## Work instruction
Extract, from the records beneath this instruction, each line that contains the word "Alice".

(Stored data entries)
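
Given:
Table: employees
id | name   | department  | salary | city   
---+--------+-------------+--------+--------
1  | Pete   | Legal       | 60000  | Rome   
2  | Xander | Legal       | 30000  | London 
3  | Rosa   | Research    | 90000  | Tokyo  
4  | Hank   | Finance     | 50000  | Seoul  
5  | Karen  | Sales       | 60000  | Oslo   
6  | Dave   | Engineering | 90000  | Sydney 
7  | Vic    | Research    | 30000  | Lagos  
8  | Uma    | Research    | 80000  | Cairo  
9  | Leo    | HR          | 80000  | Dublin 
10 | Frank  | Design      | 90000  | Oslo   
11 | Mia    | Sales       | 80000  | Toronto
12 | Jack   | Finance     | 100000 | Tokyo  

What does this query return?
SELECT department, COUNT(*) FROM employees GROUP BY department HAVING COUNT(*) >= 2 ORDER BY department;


Groups with count >= 2:
  Finance: 2 -> PASS
  Legal: 2 -> PASS
  Research: 3 -> PASS
  Sales: 2 -> PASS
  Design: 1 -> filtered out
  Engineering: 1 -> filtered out
  HR: 1 -> filtered out


4 groups:
Finance, 2
Legal, 2
Research, 3
Sales, 2


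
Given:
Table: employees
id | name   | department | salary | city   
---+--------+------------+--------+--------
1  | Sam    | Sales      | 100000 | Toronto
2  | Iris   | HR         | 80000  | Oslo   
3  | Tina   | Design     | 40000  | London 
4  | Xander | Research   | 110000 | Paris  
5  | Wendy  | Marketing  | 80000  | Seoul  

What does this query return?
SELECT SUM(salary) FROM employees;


SUM(salary) = 100000 + 80000 + 40000 + 110000 + 80000 = 410000

410000


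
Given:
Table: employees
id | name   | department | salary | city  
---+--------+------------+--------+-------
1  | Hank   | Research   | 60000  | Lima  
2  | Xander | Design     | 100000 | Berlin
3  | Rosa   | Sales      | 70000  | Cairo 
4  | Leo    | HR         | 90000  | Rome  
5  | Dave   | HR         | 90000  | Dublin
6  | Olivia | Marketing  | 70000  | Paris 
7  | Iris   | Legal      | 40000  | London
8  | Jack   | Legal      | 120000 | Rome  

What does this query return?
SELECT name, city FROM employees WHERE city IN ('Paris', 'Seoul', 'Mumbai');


Filtering: city IN ('Paris', 'Seoul', 'Mumbai')
Matching: 1 rows

1 rows:
Olivia, Paris


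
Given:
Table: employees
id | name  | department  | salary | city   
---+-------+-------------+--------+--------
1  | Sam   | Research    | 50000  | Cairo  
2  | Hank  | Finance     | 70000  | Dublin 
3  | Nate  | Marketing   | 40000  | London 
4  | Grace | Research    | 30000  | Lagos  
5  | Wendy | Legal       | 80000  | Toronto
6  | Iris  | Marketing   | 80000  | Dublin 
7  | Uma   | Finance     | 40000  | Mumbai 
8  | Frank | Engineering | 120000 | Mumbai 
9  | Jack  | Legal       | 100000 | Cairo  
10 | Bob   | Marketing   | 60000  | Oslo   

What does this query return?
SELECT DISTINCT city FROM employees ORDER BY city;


All 'city' values (row order): Cairo, Dublin, London, Lagos, Toronto, Dublin, Mumbai, Mumbai, Cairo, Oslo
Removing duplicates leaves 7 unique value(s).

7 values:
Cairo
Dublin
Lagos
London
Mumbai
Oslo
Toronto


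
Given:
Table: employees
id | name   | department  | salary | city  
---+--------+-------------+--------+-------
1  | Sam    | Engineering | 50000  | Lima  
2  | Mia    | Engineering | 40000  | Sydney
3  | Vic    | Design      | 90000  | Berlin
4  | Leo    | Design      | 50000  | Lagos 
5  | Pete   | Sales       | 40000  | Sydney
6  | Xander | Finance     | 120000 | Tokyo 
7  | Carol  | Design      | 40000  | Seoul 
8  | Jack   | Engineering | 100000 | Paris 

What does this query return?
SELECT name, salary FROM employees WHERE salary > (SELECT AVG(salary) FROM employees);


Subquery: AVG(salary) = 66250.0
Filtering: salary > 66250.0
  Vic (90000) -> MATCH
  Xander (120000) -> MATCH
  Jack (100000) -> MATCH


3 rows:
Vic, 90000
Xander, 120000
Jack, 100000


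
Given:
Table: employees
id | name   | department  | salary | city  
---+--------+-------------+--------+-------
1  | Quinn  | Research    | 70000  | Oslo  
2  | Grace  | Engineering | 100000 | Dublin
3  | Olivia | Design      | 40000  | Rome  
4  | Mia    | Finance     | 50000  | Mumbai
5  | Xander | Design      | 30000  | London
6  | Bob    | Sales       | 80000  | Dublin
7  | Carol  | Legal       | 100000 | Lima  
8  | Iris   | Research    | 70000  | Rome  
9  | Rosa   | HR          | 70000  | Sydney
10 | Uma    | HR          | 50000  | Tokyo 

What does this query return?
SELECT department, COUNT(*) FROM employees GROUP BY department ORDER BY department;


Assigning each row to its department group:
  Quinn -> Research
  Grace -> Engineering
  Olivia -> Design
  Mia -> Finance
  Xander -> Design
  Bob -> Sales
  Carol -> Legal
  Iris -> Research
  Rosa -> HR
  Uma -> HR


7 groups:
Design, 2
Engineering, 1
Finance, 1
HR, 2
Legal, 1
Research, 2
Sales, 1


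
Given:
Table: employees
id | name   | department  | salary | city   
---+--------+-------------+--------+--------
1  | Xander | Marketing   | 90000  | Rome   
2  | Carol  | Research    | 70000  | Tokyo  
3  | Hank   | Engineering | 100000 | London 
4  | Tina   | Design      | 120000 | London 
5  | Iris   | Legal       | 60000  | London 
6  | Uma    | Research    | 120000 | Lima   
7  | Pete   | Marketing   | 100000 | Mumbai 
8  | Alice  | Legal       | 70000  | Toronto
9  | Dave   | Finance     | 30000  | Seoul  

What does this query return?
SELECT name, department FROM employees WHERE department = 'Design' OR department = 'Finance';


Filtering: department = 'Design' OR 'Finance'
Matching: 2 rows

2 rows:
Tina, Design
Dave, Finance


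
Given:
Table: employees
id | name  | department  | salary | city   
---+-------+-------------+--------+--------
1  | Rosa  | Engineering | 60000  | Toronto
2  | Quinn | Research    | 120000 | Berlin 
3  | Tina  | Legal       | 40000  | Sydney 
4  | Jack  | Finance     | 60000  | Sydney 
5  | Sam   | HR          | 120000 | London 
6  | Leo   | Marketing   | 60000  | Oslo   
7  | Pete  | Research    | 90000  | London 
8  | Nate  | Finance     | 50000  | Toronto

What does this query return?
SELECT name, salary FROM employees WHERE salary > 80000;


Filtering: salary > 80000
Matching: 3 rows

3 rows:
Quinn, 120000
Sam, 120000
Pete, 90000


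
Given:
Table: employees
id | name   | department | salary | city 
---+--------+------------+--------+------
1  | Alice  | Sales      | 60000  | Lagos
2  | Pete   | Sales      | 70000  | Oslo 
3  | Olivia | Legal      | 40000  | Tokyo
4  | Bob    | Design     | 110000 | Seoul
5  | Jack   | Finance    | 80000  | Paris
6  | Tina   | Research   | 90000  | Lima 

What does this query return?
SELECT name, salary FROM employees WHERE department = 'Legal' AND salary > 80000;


Filtering: department = 'Legal' AND salary > 80000
Matching: 0 rows

Empty result set (0 rows)


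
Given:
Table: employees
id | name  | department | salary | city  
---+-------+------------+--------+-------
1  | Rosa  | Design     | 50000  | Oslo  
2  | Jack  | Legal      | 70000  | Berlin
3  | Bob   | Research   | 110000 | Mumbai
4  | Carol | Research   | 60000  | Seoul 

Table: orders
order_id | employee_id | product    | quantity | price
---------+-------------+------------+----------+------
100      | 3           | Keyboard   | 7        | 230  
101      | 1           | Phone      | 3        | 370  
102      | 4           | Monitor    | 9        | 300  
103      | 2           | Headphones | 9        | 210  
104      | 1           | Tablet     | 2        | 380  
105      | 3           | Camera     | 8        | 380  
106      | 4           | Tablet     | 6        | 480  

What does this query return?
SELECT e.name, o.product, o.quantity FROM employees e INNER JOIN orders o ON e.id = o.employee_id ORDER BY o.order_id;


Joining employees.id = orders.employee_id:
  employee Bob (id=3) -> order Keyboard
  employee Rosa (id=1) -> order Phone
  employee Carol (id=4) -> order Monitor
  employee Jack (id=2) -> order Headphones
  employee Rosa (id=1) -> order Tablet
  employee Bob (id=3) -> order Camera
  employee Carol (id=4) -> order Tablet


7 rows:
Bob, Keyboard, 7
Rosa, Phone, 3
Carol, Monitor, 9
Jack, Headphones, 9
Rosa, Tablet, 2
Bob, Camera, 8
Carol, Tablet, 6


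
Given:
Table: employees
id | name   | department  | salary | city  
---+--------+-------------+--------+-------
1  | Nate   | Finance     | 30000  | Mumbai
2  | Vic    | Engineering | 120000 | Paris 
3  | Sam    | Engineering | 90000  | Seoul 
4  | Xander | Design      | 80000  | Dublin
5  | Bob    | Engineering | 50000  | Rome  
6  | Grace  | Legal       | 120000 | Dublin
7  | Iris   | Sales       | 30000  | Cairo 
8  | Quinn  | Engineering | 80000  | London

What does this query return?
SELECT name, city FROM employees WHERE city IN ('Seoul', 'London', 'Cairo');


Filtering: city IN ('Seoul', 'London', 'Cairo')
Matching: 3 rows

3 rows:
Sam, Seoul
Iris, Cairo
Quinn, London


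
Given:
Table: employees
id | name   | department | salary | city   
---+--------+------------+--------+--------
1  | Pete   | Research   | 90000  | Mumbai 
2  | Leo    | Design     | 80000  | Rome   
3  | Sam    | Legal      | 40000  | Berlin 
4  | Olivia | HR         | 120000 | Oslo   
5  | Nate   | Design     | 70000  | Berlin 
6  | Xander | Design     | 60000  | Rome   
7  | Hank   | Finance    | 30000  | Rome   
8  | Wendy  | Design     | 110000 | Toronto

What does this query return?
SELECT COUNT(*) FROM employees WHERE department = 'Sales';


Counting rows where department = 'Sales'


0


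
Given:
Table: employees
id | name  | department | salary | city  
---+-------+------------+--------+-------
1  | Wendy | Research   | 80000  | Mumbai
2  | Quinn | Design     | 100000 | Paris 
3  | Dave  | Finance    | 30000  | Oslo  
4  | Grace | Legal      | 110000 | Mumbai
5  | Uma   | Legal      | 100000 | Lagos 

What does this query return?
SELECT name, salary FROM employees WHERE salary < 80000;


Filtering: salary < 80000
Matching: 1 rows

1 rows:
Dave, 30000


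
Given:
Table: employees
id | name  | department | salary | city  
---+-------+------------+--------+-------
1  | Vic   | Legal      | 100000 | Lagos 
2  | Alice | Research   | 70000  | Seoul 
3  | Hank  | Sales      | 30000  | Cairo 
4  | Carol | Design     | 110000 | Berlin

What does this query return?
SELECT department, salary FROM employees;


Projecting columns: department, salary

4 rows:
Legal, 100000
Research, 70000
Sales, 30000
Design, 110000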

## Task solution
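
8  | Alice  | Legal       | 70000  | Toronto
1  | Alice  | Sales      | 60000  | Lagos
2  | Alice | Research   | 70000  | Seoul 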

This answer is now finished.